* What you are asked to do *
Could you please return each line of the data that has the word "below"?

* Data for the task *
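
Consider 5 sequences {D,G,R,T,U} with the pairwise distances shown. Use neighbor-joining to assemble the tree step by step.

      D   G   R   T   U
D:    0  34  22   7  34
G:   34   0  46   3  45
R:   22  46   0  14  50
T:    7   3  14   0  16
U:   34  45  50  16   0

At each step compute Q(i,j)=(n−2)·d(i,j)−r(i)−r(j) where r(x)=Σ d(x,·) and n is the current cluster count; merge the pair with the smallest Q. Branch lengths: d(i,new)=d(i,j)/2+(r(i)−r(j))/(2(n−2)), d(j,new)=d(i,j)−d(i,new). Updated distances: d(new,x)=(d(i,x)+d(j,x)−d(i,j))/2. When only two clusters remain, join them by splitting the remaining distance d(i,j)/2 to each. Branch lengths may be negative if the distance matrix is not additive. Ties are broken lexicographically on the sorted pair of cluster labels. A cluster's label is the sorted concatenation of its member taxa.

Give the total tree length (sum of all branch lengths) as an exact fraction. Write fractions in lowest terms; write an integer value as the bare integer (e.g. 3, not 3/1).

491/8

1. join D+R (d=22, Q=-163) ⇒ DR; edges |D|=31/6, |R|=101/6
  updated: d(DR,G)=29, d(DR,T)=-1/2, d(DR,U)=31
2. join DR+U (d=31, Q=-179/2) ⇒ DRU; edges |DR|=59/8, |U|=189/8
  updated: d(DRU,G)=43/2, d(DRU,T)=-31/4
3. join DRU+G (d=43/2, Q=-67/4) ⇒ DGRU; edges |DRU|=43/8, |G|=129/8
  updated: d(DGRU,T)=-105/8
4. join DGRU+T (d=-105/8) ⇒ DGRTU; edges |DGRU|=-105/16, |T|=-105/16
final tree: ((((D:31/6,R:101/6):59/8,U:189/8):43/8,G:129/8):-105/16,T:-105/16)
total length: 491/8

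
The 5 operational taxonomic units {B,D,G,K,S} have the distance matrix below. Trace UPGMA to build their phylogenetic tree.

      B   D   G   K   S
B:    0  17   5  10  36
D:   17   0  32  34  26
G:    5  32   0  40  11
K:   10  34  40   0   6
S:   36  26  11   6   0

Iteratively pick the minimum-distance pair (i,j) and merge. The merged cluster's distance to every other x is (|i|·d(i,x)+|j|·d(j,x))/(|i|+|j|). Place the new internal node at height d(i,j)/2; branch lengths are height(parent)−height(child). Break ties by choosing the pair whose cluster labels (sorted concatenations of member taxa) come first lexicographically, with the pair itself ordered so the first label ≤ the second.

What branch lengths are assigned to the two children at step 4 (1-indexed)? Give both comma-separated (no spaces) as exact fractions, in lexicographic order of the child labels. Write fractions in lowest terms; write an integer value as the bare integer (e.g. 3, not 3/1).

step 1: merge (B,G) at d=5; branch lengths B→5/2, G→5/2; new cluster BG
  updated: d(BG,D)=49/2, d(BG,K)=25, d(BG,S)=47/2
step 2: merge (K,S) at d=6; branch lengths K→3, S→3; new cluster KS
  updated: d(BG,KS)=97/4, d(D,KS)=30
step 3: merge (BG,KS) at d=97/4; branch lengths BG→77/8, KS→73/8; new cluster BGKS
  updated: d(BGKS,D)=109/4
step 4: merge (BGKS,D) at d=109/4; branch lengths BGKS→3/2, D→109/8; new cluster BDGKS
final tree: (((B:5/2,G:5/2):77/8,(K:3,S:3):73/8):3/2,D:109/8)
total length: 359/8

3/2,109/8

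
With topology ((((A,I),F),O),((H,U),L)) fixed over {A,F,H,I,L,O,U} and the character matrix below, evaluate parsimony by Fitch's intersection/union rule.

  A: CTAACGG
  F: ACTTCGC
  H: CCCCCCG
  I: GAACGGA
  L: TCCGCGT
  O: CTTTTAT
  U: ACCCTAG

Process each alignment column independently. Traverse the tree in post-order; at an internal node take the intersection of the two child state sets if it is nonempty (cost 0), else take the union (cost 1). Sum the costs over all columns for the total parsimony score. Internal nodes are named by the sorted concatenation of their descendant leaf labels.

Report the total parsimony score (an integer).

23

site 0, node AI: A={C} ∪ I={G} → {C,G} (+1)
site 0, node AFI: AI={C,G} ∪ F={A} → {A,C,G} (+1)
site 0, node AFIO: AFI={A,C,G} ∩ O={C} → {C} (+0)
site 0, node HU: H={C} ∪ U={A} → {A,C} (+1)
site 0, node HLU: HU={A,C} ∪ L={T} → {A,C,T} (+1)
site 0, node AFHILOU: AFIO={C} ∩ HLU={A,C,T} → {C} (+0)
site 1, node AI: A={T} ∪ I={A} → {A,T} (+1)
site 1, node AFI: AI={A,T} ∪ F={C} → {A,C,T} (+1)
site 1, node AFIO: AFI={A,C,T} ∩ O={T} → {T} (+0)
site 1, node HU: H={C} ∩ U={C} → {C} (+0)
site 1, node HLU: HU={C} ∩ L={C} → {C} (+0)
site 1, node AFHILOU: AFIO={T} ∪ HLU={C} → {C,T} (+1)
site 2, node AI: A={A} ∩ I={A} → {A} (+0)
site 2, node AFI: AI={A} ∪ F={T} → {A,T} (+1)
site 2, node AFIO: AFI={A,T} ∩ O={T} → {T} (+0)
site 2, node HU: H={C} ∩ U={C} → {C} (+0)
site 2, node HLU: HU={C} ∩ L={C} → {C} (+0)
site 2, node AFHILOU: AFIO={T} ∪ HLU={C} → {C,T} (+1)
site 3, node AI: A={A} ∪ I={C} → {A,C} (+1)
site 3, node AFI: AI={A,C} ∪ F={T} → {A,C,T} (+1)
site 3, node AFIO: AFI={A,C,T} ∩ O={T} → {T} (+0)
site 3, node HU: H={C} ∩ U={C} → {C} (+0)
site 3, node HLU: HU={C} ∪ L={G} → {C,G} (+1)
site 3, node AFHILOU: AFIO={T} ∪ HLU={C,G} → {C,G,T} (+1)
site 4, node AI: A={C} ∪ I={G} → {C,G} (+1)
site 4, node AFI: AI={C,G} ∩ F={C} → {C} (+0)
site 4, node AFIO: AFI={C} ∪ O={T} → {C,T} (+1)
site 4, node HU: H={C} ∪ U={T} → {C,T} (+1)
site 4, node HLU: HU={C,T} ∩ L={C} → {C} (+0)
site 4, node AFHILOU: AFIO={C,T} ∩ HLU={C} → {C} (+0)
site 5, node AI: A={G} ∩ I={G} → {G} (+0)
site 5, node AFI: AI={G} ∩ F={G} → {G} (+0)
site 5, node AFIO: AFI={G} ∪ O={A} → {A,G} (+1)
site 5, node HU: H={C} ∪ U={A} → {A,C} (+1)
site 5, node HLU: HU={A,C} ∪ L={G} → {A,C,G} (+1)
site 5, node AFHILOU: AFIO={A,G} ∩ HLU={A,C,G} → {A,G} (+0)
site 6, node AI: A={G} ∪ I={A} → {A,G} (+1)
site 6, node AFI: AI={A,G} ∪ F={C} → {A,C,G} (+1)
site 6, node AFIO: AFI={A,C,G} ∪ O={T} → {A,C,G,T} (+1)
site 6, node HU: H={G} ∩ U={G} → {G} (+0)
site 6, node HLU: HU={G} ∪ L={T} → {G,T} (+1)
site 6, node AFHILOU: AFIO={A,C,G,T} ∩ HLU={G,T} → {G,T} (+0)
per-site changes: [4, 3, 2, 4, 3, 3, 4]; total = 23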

* The completed task *
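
The 5 operational taxonomic units {B,D,G,K,S} have the distance matrix below. Trace UPGMA to build their phylogenetic tree.
With topology ((((A,I),F),O),((H,U),L)) fixed over {A,F,H,I,L,O,U} and the character matrix below, evaluate parsimony by Fitch's intersection/union rule.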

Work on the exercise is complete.